(Collection entries)

*** Block opens ***

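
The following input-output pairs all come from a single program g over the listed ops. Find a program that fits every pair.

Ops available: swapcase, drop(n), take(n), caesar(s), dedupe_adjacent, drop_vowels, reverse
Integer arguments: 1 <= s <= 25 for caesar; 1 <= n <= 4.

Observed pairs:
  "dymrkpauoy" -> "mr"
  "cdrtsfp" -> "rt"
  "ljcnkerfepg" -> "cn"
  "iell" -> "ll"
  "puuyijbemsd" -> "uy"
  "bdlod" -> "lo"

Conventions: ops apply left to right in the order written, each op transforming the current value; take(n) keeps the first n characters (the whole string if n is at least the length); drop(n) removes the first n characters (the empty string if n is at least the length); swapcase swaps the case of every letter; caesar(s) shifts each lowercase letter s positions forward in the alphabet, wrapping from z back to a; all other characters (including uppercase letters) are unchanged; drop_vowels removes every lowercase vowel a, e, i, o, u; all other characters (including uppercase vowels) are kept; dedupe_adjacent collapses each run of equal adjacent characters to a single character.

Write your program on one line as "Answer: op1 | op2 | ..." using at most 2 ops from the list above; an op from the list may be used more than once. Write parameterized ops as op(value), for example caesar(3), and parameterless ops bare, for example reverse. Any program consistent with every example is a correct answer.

drop(2) | take(2)

Check, running the answer program on each example:
  "dymrkpauoy" -> "mrkpauoy" -> "mr"
  "cdrtsfp" -> "rtsfp" -> "rt"
  "ljcnkerfepg" -> "cnkerfepg" -> "cn"
  "iell" -> "ll" -> "ll"
  "puuyijbemsd" -> "uyijbemsd" -> "uy"
  "bdlod" -> "lod" -> "lo"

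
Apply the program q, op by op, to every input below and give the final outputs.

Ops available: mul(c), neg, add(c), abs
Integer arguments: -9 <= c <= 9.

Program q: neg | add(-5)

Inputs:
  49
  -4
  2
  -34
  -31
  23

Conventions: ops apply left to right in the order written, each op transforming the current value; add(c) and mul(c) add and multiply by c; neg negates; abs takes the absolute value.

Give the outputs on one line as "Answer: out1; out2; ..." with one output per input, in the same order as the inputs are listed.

-54; -1; -7; 29; 26; -28

Execution, op by op:
  49 -> -49 -> -54
  -4 -> 4 -> -1
  2 -> -2 -> -7
  -34 -> 34 -> 29
  -31 -> 31 -> 26
  23 -> -23 -> -28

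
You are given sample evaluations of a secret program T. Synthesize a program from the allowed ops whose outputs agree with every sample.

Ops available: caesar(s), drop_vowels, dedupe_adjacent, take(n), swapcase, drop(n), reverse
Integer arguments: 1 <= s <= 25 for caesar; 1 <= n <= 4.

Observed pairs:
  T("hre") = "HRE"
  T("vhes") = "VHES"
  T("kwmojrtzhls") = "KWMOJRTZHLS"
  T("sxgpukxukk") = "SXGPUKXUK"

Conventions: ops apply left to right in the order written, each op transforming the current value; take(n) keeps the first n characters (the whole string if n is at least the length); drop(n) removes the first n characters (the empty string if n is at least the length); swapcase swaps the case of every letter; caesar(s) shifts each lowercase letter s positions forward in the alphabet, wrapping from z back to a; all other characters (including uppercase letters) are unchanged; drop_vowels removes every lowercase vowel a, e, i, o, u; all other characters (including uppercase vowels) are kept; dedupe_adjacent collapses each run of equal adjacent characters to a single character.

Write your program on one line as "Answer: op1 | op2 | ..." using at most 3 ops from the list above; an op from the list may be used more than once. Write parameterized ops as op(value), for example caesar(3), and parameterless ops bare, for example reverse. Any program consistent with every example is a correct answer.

swapcase | dedupe_adjacent

Check, running the answer program on each example:
  "hre" -> "HRE" -> "HRE"
  "vhes" -> "VHES" -> "VHES"
  "kwmojrtzhls" -> "KWMOJRTZHLS" -> "KWMOJRTZHLS"
  "sxgpukxukk" -> "SXGPUKXUKK" -> "SXGPUKXUK"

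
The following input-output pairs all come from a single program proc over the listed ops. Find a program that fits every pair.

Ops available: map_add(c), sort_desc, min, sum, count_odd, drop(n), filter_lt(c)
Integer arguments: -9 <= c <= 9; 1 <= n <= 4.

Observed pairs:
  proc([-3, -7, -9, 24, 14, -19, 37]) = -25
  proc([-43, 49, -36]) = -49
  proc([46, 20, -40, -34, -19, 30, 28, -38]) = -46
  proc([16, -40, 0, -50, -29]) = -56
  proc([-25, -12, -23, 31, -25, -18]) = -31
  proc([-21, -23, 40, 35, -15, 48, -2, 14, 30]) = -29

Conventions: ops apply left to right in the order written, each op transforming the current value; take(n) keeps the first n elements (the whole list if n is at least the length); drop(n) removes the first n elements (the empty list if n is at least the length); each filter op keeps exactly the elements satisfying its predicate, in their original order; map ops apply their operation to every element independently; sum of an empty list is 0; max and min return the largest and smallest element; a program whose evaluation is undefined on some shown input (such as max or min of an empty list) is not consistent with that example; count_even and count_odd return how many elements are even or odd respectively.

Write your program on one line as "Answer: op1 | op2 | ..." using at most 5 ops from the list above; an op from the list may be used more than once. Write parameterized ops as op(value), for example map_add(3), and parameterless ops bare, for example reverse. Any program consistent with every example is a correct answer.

map_add(3) | filter_lt(6) | map_add(-9) | min

Check, running the answer program on each example:
  [-3, -7, -9, 24, 14, -19, 37] -> [0, -4, -6, 27, 17, -16, 40] -> [0, -4, -6, -16] -> [-9, -13, -15, -25] -> -25
  [-43, 49, -36] -> [-40, 52, -33] -> [-40, -33] -> [-49, -42] -> -49
  [46, 20, -40, -34, -19, 30, 28, -38] -> [49, 23, -37, -31, -16, 33, 31, -35] -> [-37, -31, -16, -35] -> [-46, -40, -25, -44] -> -46
  [16, -40, 0, -50, -29] -> [19, -37, 3, -47, -26] -> [-37, 3, -47, -26] -> [-46, -6, -56, -35] -> -56
  [-25, -12, -23, 31, -25, -18] -> [-22, -9, -20, 34, -22, -15] -> [-22, -9, -20, -22, -15] -> [-31, -18, -29, -31, -24] -> -31
  [-21, -23, 40, 35, -15, 48, -2, 14, 30] -> [-18, -20, 43, 38, -12, 51, 1, 17, 33] -> [-18, -20, -12, 1] -> [-27, -29, -21, -8] -> -29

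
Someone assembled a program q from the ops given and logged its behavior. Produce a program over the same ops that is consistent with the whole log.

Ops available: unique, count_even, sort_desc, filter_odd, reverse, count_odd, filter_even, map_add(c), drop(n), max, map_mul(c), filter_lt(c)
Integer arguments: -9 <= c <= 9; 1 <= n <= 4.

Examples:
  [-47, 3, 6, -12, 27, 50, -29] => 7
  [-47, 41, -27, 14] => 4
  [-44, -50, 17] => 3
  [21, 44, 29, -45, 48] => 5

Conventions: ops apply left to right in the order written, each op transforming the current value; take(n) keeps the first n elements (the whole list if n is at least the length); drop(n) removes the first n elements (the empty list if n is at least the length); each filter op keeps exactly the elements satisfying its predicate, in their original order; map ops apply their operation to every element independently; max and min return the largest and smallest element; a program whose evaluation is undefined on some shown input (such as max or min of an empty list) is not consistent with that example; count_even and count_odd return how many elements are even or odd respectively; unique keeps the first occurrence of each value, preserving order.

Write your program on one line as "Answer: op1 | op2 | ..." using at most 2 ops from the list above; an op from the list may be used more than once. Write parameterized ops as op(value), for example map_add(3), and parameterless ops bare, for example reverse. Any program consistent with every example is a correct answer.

map_mul(-6) | count_even

Check, running the answer program on each example:
  [-47, 3, 6, -12, 27, 50, -29] -> [282, -18, -36, 72, -162, -300, 174] -> 7
  [-47, 41, -27, 14] -> [282, -246, 162, -84] -> 4
  [-44, -50, 17] -> [264, 300, -102] -> 3
  [21, 44, 29, -45, 48] -> [-126, -264, -174, 270, -288] -> 5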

*** Block closes ***

§ INSTRUCTIONS TO FOLLOW: Please say how many lines in the records contain the word "available", and give only that number.

§ YOUR SOLUTION: 5